━━━━━ Supplied entries ━━━━━

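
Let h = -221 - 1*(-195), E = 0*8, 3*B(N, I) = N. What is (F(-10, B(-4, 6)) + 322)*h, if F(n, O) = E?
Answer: -8372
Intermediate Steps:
B(N, I) = N/3
E = 0
F(n, O) = 0
h = -26 (h = -221 + 195 = -26)
(F(-10, B(-4, 6)) + 322)*h = (0 + 322)*(-26) = 322*(-26) = -8372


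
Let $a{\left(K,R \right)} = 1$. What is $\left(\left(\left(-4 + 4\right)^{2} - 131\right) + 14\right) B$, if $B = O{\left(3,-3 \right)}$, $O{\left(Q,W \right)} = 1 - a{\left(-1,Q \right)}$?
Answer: $0$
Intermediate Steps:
$O{\left(Q,W \right)} = 0$ ($O{\left(Q,W \right)} = 1 - 1 = 0$)
$B = 0$
$\left(\left(\left(-4 + 4\right)^{2} - 131\right) + 14\right) B = \left(\left(\left(-4 + 4\right)^{2} - 131\right) + 14\right) 0 = \left(\left(0^{2} - 131\right) + 14\right) 0 = \left(\left(0 - 131\right) + 14\right) 0 = \left(-131 + 14\right) 0 = \left(-117\right) 0 = 0$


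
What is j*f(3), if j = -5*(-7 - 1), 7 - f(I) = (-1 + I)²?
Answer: 120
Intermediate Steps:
f(I) = 7 - (-1 + I)²
j = 40 (j = -5*(-8) = 40)
j*f(3) = 40*(7 - (-1 + 3)²) = 40*(7 - 1*2²) = 40*(7 - 1*4) = 40*(7 - 4) = 40*3 = 120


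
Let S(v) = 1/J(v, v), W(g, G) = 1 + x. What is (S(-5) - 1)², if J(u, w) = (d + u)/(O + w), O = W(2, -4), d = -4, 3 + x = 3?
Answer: 25/81 ≈ 0.30864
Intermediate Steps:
x = 0 (x = -3 + 3 = 0)
W(g, G) = 1 (W(g, G) = 1 + 0 = 1)
O = 1
J(u, w) = (-4 + u)/(1 + w)
S(v) = (1 + v)/(-4 + v) (S(v) = 1/((-4 + v)/(1 + v)) = (1 + v)/(-4 + v))
(S(-5) - 1)² = ((1 - 5)/(-4 - 5) - 1)² = (-4/(-9) - 1)² = (-⅑*(-4) - 1)² = (4/9 - 1)² = (-5/9)² = 25/81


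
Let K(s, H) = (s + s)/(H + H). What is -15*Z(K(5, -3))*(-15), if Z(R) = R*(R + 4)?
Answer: -875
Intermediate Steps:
K(s, H) = s/H (K(s, H) = (2*s)/((2*H)) = (2*s)*(1/(2*H)) = s/H)
Z(R) = R*(4 + R)
-15*Z(K(5, -3))*(-15) = -15*5/(-3)*(4 + 5/(-3))*(-15) = -15*5*(-1/3)*(4 + 5*(-1/3))*(-15) = -(-25)*(4 - 5/3)*(-15) = -(-25)*7/3*(-15) = -15*(-35/9)*(-15) = (175/3)*(-15) = -875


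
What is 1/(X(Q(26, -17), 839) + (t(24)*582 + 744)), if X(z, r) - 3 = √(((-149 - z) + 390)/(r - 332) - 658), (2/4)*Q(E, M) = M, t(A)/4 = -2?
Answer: -1981863/7747435798 - 13*I*√999993/7747435798 ≈ -0.00025581 - 1.678e-6*I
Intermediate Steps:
t(A) = -8 (t(A) = 4*(-2) = -8)
Q(E, M) = 2*M
X(z, r) = 3 + √(-658 + (241 - z)/(-332 + r)) (X(z, r) = 3 + √(((-149 - z) + 390)/(r - 332) - 658) = 3 + √((241 - z)/(-332 + r) - 658) = 3 + √(-658 + (241 - z)/(-332 + r)))
1/(X(Q(26, -17), 839) + (t(24)*582 + 744)) = 1/((3 + √((218697 - 2*(-17) - 658*839)/(-332 + 839))) + (-8*582 + 744)) = 1/((3 + √((218697 - 1*(-34) - 552062)/507)) + (-4656 + 744)) = 1/((3 + √((218697 + 34 - 552062)/507)) - 3912) = 1/((3 + √((1/507)*(-333331))) - 3912) = 1/((3 + √(-333331/507)) - 3912) = 1/((3 + I*√999993/39) - 3912) = 1/(-3909 + I*√999993/39)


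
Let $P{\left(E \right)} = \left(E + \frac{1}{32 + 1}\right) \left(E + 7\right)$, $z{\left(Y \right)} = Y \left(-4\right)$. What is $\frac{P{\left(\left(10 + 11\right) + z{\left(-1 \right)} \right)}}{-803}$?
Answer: $- \frac{26432}{26499} \approx -0.99747$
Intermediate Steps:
$z{\left(Y \right)} = - 4 Y$
$P{\left(E \right)} = \left(7 + E\right) \left(\frac{1}{33} + E\right)$ ($P{\left(E \right)} = \left(E + \frac{1}{33}\right) \left(7 + E\right) = \left(\frac{1}{33} + E\right) \left(7 + E\right) = \left(7 + E\right) \left(\frac{1}{33} + E\right)$)
$\frac{P{\left(\left(10 + 11\right) + z{\left(-1 \right)} \right)}}{-803} = \frac{\frac{7}{33} + \left(\left(10 + 11\right) - -4\right)^{2} + \frac{232 \left(\left(10 + 11\right) - -4\right)}{33}}{-803} = \left(\frac{7}{33} + \left(21 + 4\right)^{2} + \frac{232 \left(21 + 4\right)}{33}\right) \left(- \frac{1}{803}\right) = \left(\frac{7}{33} + 25^{2} + \frac{232}{33} \cdot 25\right) \left(- \frac{1}{803}\right) = \left(\frac{7}{33} + 625 + \frac{5800}{33}\right) \left(- \frac{1}{803}\right) = \frac{26432}{33} \left(- \frac{1}{803}\right) = - \frac{26432}{26499}$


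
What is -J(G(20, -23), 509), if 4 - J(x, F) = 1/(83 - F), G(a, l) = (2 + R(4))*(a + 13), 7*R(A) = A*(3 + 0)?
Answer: -1705/426 ≈ -4.0023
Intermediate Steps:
R(A) = 3*A/7 (R(A) = (A*(3 + 0))/7 = (A*3)/7 = (3*A)/7 = 3*A/7)
G(a, l) = 338/7 + 26*a/7 (G(a, l) = (2 + (3/7)*4)*(a + 13) = (2 + 12/7)*(13 + a) = 26*(13 + a)/7 = 338/7 + 26*a/7)
J(x, F) = 4 - 1/(83 - F)
-J(G(20, -23), 509) = -(-331 + 4*509)/(-83 + 509) = -(-331 + 2036)/426 = -1705/426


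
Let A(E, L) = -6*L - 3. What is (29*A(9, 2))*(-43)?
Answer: 18705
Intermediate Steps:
A(E, L) = -3 - 6*L
(29*A(9, 2))*(-43) = (29*(-3 - 6*2))*(-43) = (29*(-3 - 12))*(-43) = (29*(-15))*(-43) = -435*(-43) = 18705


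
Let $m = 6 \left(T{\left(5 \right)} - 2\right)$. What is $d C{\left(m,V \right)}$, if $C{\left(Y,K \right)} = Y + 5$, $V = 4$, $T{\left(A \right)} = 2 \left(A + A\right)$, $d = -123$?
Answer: $-13899$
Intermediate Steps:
$T{\left(A \right)} = 4 A$ ($T{\left(A \right)} = 2 \cdot 2 A = 4 A$)
$m = 108$ ($m = 6 \left(4 \cdot 5 - 2\right) = 6 \left(20 - 2\right) = 6 \cdot 18 = 108$)
$C{\left(Y,K \right)} = 5 + Y$
$d C{\left(m,V \right)} = - 123 \left(5 + 108\right) = \left(-123\right) 113 = -13899$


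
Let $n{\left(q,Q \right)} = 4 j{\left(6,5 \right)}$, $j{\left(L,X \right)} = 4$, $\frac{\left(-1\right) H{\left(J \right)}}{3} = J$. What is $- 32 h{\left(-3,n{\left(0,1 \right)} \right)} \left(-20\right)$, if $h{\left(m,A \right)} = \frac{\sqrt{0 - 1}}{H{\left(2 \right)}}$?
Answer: $- \frac{320 i}{3} \approx - 106.67 i$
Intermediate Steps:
$H{\left(J \right)} = - 3 J$
$n{\left(q,Q \right)} = 16$ ($n{\left(q,Q \right)} = 4 \cdot 4 = 16$)
$h{\left(m,A \right)} = - \frac{i}{6}$ ($h{\left(m,A \right)} = \frac{\sqrt{0 - 1}}{\left(-3\right) 2} = \frac{\sqrt{-1}}{-6} = i \left(- \frac{1}{6}\right) = - \frac{i}{6}$)
$- 32 h{\left(-3,n{\left(0,1 \right)} \right)} \left(-20\right) = - 32 \left(- \frac{i}{6}\right) \left(-20\right) = \frac{16 i}{3} \left(-20\right) = - \frac{320 i}{3}$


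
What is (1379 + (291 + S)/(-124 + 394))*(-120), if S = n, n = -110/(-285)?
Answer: -84957676/513 ≈ -1.6561e+5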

━━━━━

The task: Looking back over the data above, restate word for word the lines that begin at the line with "Let S(v) = 1/J(v, v), W(g, G)" and end at the line with "Answer: -1981863/7747435798 - 13*I*√999993/7747435798", inclusive.

Exercise solution:
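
Let S(v) = 1/J(v, v), W(g, G) = 1 + x. What is (S(-5) - 1)², if J(u, w) = (d + u)/(O + w), O = W(2, -4), d = -4, 3 + x = 3?
Answer: 25/81 ≈ 0.30864
Intermediate Steps:
x = 0 (x = -3 + 3 = 0)
W(g, G) = 1 (W(g, G) = 1 + 0 = 1)
O = 1
J(u, w) = (-4 + u)/(1 + w)
S(v) = (1 + v)/(-4 + v) (S(v) = 1/((-4 + v)/(1 + v)) = (1 + v)/(-4 + v))
(S(-5) - 1)² = ((1 - 5)/(-4 - 5) - 1)² = (-4/(-9) - 1)² = (-⅑*(-4) - 1)² = (4/9 - 1)² = (-5/9)² = 25/81


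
Let K(s, H) = (s + s)/(H + H). What is -15*Z(K(5, -3))*(-15), if Z(R) = R*(R + 4)?
Answer: -875
Intermediate Steps:
K(s, H) = s/H (K(s, H) = (2*s)/((2*H)) = (2*s)*(1/(2*H)) = s/H)
Z(R) = R*(4 + R)
-15*Z(K(5, -3))*(-15) = -15*5/(-3)*(4 + 5/(-3))*(-15) = -15*5*(-1/3)*(4 + 5*(-1/3))*(-15) = -(-25)*(4 - 5/3)*(-15) = -(-25)*7/3*(-15) = -15*(-35/9)*(-15) = (175/3)*(-15) = -875


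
What is 1/(X(Q(26, -17), 839) + (t(24)*582 + 744)), if X(z, r) - 3 = √(((-149 - z) + 390)/(r - 332) - 658), (2/4)*Q(E, M) = M, t(A)/4 = -2?
Answer: -1981863/7747435798 - 13*I*√999993/7747435798 ≈ -0.00025581 - 1.678e-6*I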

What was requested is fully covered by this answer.